• GIVEN RECORDS:
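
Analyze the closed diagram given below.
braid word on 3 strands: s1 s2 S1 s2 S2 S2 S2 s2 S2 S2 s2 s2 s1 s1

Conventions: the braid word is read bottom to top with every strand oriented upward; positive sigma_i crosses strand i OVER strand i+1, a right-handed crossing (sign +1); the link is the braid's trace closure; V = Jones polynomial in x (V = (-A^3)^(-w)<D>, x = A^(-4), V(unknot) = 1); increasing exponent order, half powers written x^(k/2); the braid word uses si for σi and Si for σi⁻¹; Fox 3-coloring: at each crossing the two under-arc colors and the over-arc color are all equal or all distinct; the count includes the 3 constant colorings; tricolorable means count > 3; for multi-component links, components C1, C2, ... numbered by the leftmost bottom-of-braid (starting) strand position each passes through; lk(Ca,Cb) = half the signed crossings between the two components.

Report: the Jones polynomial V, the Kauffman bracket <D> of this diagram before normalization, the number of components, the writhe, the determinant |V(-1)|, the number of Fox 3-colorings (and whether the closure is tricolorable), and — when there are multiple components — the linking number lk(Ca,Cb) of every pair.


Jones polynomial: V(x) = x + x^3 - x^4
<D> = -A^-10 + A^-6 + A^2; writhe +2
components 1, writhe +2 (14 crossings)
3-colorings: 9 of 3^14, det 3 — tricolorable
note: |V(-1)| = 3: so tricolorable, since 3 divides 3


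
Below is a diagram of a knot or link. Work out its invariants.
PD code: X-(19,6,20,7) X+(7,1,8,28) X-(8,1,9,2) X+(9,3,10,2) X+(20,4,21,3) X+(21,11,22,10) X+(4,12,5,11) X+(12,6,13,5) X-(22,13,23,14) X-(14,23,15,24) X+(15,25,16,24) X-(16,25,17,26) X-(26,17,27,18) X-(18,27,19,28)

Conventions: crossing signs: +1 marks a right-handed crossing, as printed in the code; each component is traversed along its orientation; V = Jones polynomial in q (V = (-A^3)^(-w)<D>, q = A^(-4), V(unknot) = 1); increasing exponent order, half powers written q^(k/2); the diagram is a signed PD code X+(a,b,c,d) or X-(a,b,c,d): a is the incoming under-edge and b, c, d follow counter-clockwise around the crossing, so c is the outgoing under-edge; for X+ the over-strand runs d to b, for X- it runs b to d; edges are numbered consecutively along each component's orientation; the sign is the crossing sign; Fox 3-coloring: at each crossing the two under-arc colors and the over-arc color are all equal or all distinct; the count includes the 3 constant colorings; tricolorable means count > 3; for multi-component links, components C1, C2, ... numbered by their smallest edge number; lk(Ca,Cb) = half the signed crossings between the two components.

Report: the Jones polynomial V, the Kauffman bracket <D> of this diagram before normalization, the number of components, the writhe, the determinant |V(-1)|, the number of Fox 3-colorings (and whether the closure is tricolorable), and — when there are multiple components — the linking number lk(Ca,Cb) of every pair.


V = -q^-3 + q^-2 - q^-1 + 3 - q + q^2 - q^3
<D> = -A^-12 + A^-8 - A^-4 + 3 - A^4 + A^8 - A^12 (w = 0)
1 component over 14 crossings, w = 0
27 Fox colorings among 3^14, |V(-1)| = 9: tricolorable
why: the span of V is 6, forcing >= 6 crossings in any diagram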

* * *

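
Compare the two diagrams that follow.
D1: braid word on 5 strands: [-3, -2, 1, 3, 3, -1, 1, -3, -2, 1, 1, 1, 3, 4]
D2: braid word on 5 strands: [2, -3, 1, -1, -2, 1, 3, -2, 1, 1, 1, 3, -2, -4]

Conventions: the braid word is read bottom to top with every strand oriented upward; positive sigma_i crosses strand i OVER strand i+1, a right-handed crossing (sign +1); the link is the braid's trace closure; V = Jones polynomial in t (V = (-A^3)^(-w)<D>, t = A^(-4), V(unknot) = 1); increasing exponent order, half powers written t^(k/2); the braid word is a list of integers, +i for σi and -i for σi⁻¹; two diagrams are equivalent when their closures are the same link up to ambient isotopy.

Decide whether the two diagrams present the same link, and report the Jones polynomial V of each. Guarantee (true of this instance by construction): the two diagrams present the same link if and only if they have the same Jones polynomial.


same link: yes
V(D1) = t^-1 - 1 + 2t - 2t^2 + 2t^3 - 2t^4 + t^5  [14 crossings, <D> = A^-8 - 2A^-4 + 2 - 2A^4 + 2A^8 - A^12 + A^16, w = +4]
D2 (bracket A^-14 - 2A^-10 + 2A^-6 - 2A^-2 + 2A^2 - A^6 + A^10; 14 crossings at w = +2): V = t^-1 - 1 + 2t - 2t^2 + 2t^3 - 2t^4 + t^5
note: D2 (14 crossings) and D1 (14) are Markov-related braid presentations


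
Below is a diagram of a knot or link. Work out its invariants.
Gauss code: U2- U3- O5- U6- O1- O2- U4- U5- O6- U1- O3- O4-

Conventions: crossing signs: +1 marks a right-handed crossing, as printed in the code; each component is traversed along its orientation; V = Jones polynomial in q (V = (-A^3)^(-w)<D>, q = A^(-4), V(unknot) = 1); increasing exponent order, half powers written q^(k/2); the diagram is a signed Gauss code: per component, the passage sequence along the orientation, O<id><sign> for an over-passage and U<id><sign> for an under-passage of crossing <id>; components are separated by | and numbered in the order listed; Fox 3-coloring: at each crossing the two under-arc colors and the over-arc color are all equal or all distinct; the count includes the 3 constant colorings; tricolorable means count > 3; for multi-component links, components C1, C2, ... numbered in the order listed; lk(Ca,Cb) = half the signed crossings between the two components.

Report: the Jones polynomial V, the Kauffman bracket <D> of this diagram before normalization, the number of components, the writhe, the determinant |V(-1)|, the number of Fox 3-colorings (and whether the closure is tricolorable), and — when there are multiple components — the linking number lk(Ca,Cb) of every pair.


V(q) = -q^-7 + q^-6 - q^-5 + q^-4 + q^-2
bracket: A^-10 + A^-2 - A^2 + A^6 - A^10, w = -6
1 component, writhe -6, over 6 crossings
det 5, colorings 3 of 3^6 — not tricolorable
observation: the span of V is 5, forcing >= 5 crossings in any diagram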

• PROMPT: Check each line of the material for the word "Gauss". Copy the ones that have it.

• RESULT OF THIS EXERCISE:
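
Gauss code: U2- U3- O5- U6- O1- O2- U4- U5- O6- U1- O3- O4-
Conventions: crossing signs: +1 marks a right-handed crossing, as printed in the code; each component is traversed along its orientation; V = Jones polynomial in q (V = (-A^3)^(-w)<D>, q = A^(-4), V(unknot) = 1); increasing exponent order, half powers written q^(k/2); the diagram is a signed Gauss code: per component, the passage sequence along the orientation, O<id><sign> for an over-passage and U<id><sign> for an under-passage of crossing <id>; components are separated by | and numbered in the order listed; Fox 3-coloring: at each crossing the two under-arc colors and the over-arc color are all equal or all distinct; the count includes the 3 constant colorings; tricolorable means count > 3; for multi-component links, components C1, C2, ... numbered in the order listed; lk(Ca,Cb) = half the signed crossings between the two components.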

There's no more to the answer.